▸ **AIM OF THE TASK**: What you return must be an exact copy of the lines in the listing below between the line holding "Fixed opening cost: D-α" and the line holding "D-δ → R1:8, R2:3, R3:9, R4:6, R5:2", inclusive, and nothing more.

▸ **RECORDS FOR THE EXERCISE**:

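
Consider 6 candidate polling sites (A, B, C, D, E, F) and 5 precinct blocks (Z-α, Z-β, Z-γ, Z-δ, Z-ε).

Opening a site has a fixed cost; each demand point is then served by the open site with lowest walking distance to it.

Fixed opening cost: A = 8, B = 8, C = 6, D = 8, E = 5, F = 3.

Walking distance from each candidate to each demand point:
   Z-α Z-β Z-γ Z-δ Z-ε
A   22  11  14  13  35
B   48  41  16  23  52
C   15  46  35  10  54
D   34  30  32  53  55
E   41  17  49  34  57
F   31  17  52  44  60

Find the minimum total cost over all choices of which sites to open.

Open {A, C}: assign each demand point to its cheapest open site.
  Z-α→C 15, Z-β→A 11, Z-γ→A 14, Z-δ→C 10, Z-ε→A 35
  walking distance 85, fixed 14 → total 99.
Compare {A, C, F}: walking distance 85 + fixed 17 = 102.
Compare {A}: walking distance 95 + fixed 8 = 103.
Compare {A, C, E}: walking distance 85 + fixed 19 = 104.
All other subsets cost ≥ 102. Minimum total cost: 99.

99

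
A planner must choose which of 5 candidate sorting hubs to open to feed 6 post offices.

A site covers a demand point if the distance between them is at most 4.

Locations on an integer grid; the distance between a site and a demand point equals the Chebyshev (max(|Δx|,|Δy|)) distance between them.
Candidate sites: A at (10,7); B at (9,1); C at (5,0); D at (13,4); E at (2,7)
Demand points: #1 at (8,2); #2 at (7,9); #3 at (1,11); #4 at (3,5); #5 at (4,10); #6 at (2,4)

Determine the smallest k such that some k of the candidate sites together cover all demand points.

Coverage sets (demand points within 4 of each site):
  A: {#2}
  B: {#1}
  C: {#1, #6}
  D: {}
  E: {#3, #4, #5, #6}
No 2 sites suffice: every size-2 union leaves at least one demand point uncovered.
But {A, B, E} covers everything, so the minimum is 3.

3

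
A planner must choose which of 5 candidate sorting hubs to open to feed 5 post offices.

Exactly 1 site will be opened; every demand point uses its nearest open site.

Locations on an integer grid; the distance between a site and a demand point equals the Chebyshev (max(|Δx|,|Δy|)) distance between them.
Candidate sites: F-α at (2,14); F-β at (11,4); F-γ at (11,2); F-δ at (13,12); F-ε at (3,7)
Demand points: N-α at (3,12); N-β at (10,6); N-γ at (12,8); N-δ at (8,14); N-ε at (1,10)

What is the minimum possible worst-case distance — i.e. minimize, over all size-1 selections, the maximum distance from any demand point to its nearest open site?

9

Open {F-ε}.
  Farthest demand point is N-γ at distance 9 (to F-ε); all others are ≤ 9.
With {F-α} the worst case is 10.
With {F-β} the worst case is 10.
No size-1 selection achieves below 9.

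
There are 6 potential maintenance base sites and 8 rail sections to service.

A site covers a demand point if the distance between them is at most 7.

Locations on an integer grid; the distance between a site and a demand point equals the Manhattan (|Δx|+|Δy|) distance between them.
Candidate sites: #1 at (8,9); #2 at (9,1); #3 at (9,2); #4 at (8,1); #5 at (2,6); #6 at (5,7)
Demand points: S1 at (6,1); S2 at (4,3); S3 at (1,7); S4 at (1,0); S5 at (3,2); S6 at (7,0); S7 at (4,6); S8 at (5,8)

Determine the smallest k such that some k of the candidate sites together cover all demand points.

Coverage sets (demand points within 7 of each site):
  #1: {S7, S8}
  #2: {S1, S2, S5, S6}
  #3: {S1, S2, S5, S6}
  #4: {S1, S2, S5, S6}
  #5: {S2, S3, S4, S5, S7, S8}
  #6: {S1, S2, S3, S5, S7, S8}
No single site covers all 8 demand points.
But {#2, #5} covers everything, so the minimum is 2.

2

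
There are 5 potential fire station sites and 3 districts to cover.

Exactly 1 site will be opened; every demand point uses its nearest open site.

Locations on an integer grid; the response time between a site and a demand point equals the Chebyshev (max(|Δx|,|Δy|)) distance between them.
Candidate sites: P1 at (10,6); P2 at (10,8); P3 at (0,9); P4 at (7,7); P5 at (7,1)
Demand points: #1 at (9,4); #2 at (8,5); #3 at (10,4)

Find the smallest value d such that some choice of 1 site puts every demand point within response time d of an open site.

2

Open {P1}.
  Farthest demand point is #1 at response time 2 (to P1); all others are ≤ 2.
With {P4} the worst case is 3.
With {P2} the worst case is 4.
No size-1 selection achieves below 2.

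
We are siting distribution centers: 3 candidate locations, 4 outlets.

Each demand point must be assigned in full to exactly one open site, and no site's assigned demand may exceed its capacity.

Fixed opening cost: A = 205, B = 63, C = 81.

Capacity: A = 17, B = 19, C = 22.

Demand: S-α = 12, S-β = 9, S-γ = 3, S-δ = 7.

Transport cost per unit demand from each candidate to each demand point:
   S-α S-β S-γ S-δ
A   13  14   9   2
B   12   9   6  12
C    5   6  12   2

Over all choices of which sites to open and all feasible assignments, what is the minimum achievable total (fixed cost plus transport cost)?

Open {B, C}; cheapest assignment that respects the capacities:
  B (cap 19, load 12): S-β, S-γ — cost 9×9 + 3×6 = 99
  C (cap 22, load 19): S-α, S-δ — cost 12×5 + 7×2 = 74
  Shipping 173, fixed 144 → total 317.
  Any other capacity-feasible assignment to {B, C} ships for at least 173.
Compare {A, C}: its best feasible assignment gives total 441.
Compare {A, B, C}: its best feasible assignment gives total 495.
Every other set of open sites that can feasibly serve all demand totals ≥ 441 even under its best assignment. Minimum: 317.

317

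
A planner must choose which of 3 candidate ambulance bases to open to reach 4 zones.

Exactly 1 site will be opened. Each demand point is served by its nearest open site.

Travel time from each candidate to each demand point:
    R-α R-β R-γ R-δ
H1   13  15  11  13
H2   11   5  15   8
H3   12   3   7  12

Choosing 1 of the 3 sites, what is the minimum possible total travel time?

34

Open {H3}.
  R-α→H3 12, R-β→H3 3, R-γ→H3 7, R-δ→H3 12  ⇒ total 34.
Compare {H2}: total 39.
Compare {H1}: total 52.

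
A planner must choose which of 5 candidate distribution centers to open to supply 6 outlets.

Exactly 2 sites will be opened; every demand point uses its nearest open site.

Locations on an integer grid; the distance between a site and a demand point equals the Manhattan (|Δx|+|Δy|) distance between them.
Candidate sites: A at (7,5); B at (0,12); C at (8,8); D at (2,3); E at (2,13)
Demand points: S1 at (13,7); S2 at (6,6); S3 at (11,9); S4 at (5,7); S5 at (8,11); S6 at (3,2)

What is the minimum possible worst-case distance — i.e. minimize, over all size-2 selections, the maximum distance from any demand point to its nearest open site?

Open {C, D}.
  Farthest demand point is S1 at distance 6 (to C); all others are ≤ 6.
With {A, C} the worst case is 7.
With {A, B} the worst case is 8.
No size-2 selection achieves below 6.

6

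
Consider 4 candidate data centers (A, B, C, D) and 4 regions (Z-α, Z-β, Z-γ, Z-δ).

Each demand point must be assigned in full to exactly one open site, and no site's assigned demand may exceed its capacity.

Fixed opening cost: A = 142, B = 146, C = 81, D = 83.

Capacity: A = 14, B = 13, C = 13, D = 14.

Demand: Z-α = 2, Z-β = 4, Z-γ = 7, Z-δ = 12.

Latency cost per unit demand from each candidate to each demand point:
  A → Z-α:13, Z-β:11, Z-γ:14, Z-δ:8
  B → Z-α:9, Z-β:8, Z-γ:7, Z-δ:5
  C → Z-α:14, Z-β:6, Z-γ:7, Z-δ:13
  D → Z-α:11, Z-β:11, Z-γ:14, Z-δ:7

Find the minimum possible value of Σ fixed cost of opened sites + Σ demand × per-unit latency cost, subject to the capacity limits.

343

Open {C, D}; cheapest assignment that respects the capacities:
  C (cap 13, load 11): Z-β, Z-γ — cost 4×6 + 7×7 = 73
  D (cap 14, load 14): Z-α, Z-δ — cost 2×11 + 12×7 = 106
  Shipping 179, fixed 164 → total 343.
  Any other capacity-feasible assignment to {C, D} ships for at least 179.
Compare {B, C}: its best feasible assignment gives total 388.
Compare {B, D}: its best feasible assignment gives total 412.
Every other set of open sites that can feasibly serve all demand totals ≥ 388 even under its best assignment. Minimum: 343.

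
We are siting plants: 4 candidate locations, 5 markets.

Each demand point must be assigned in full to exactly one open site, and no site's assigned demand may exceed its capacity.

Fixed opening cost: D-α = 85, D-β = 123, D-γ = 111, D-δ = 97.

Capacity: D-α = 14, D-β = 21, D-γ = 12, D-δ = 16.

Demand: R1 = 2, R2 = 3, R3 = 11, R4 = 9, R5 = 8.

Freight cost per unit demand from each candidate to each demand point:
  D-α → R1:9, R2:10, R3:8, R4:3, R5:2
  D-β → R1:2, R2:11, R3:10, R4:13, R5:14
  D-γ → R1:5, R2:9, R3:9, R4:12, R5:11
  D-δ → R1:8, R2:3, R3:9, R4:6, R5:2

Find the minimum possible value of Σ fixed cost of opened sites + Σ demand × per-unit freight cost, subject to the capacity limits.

Open {D-α, D-γ, D-δ}; cheapest assignment that respects the capacities:
  D-α (cap 14, load 9): R4 — cost 9×3 = 27
  D-γ (cap 12, load 11): R3 — cost 11×9 = 99
  D-δ (cap 16, load 13): R1, R2, R5 — cost 2×8 + 3×3 + 8×2 = 41
  Shipping 167, fixed 293 → total 460.
  Any other capacity-feasible assignment to {D-α, D-γ, D-δ} ships for at least 167.
Compare {D-α, D-β, D-δ}: its best feasible assignment gives total 471.
Compare {D-β, D-δ}: its best feasible assignment gives total 488.
Every other set of open sites that can feasibly serve all demand totals ≥ 471 even under its best assignment. Minimum: 460.

460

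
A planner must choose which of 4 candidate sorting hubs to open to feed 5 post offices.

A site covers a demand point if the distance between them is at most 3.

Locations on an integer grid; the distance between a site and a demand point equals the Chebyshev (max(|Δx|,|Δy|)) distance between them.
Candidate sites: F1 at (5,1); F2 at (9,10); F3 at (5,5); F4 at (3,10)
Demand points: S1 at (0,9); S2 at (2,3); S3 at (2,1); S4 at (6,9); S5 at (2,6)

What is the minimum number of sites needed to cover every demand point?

3

Coverage sets (demand points within 3 of each site):
  F1: {S2, S3}
  F2: {S4}
  F3: {S2, S5}
  F4: {S1, S4}
No 2 sites suffice: every size-2 union leaves at least one demand point uncovered.
But {F1, F3, F4} covers everything, so the minimum is 3.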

▸ **WRITTEN SOLUTION**:
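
Fixed opening cost: D-α = 85, D-β = 123, D-γ = 111, D-δ = 97.

Capacity: D-α = 14, D-β = 21, D-γ = 12, D-δ = 16.

Demand: R1 = 2, R2 = 3, R3 = 11, R4 = 9, R5 = 8.

Freight cost per unit demand from each candidate to each demand point:
  D-α → R1:9, R2:10, R3:8, R4:3, R5:2
  D-β → R1:2, R2:11, R3:10, R4:13, R5:14
  D-γ → R1:5, R2:9, R3:9, R4:12, R5:11
  D-δ → R1:8, R2:3, R3:9, R4:6, R5:2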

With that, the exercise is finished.